EXERCISE INSTRUCTIONS. Within the records below, filter for lines carrying the word "remaining" and copy them.

Collection entries.
====
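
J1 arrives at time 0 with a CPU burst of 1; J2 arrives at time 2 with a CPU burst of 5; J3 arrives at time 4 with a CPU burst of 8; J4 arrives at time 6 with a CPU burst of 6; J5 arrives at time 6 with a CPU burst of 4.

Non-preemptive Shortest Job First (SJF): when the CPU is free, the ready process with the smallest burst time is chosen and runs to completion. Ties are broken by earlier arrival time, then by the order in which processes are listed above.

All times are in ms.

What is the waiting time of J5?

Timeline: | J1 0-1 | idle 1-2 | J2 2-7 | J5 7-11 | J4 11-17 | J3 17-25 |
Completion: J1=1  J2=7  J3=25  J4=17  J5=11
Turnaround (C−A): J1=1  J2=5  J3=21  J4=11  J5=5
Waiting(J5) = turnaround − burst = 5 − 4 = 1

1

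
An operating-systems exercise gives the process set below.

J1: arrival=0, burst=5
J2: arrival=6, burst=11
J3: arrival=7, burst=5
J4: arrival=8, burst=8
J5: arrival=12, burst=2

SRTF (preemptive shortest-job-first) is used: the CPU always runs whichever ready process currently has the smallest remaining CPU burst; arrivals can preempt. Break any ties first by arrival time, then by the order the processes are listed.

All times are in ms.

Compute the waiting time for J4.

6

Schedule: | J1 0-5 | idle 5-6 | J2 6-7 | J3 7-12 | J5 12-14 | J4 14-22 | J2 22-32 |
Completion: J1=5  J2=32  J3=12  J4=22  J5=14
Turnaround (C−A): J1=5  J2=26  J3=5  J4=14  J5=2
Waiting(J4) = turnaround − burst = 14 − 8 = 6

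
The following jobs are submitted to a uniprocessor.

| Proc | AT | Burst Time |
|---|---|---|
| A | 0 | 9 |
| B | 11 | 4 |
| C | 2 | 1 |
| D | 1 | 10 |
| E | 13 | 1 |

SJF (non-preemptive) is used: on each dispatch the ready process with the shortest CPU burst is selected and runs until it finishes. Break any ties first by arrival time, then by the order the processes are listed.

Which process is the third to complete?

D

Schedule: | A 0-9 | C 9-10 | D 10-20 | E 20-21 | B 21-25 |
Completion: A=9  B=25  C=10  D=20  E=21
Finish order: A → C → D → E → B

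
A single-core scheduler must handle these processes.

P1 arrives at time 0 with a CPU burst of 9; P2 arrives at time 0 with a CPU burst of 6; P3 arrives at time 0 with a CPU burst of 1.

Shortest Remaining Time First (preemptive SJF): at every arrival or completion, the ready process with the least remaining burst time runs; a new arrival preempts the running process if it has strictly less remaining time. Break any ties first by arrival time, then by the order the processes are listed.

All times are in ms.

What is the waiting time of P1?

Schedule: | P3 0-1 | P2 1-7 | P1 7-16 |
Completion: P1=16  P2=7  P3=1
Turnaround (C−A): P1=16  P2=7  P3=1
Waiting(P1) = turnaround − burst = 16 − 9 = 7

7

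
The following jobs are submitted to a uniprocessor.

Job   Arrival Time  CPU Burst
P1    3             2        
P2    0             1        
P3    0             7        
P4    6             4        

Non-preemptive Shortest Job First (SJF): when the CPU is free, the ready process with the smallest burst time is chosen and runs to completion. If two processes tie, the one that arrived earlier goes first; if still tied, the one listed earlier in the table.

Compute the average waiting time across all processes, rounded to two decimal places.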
====
SOLUTION TO THIS EXERCISE.
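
SRTF (preemptive shortest-job-first) is used: the CPU always runs whichever ready process currently has the smallest remaining CPU burst; arrivals can preempt. Break any ties first by arrival time, then by the order the processes are listed.
Shortest Remaining Time First (preemptive SJF): at every arrival or completion, the ready process with the least remaining burst time runs; a new arrival preempts the running process if it has strictly less remaining time. Break any ties first by arrival time, then by the order the processes are listed.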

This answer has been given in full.